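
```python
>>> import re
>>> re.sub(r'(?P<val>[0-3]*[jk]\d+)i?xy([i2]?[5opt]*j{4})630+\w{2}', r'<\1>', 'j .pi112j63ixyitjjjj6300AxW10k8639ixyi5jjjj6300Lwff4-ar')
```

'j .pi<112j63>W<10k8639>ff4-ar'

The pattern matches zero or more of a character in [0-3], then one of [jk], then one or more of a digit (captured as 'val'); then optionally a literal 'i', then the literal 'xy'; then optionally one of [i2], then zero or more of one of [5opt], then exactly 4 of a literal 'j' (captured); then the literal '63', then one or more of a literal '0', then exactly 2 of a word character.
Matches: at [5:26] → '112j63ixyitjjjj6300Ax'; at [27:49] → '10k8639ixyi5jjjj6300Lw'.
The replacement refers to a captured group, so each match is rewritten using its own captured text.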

◇ ◇ ◇

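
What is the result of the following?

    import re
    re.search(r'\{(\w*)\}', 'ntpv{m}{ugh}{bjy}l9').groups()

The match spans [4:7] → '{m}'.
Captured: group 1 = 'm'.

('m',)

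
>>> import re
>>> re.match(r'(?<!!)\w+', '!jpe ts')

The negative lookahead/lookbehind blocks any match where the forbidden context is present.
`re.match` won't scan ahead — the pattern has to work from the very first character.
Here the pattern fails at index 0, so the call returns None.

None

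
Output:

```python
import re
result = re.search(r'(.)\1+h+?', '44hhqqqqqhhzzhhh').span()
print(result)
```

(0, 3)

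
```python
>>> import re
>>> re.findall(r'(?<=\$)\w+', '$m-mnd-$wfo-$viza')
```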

◇ ◇ ◇

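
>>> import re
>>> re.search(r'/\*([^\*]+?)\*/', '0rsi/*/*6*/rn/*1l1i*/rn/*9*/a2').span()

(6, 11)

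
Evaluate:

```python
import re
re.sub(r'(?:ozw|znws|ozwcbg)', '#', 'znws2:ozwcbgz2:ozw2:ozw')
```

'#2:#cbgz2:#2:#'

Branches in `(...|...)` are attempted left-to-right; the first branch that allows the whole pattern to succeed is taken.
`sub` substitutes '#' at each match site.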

◇ ◇ ◇

Scan the data for the word "result" and copy every line where it shows up.

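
What is the result of the following?
result = re.search(r'(.)\1+h+?', '44hhqqqqqhhzzhhh').span()
print(result)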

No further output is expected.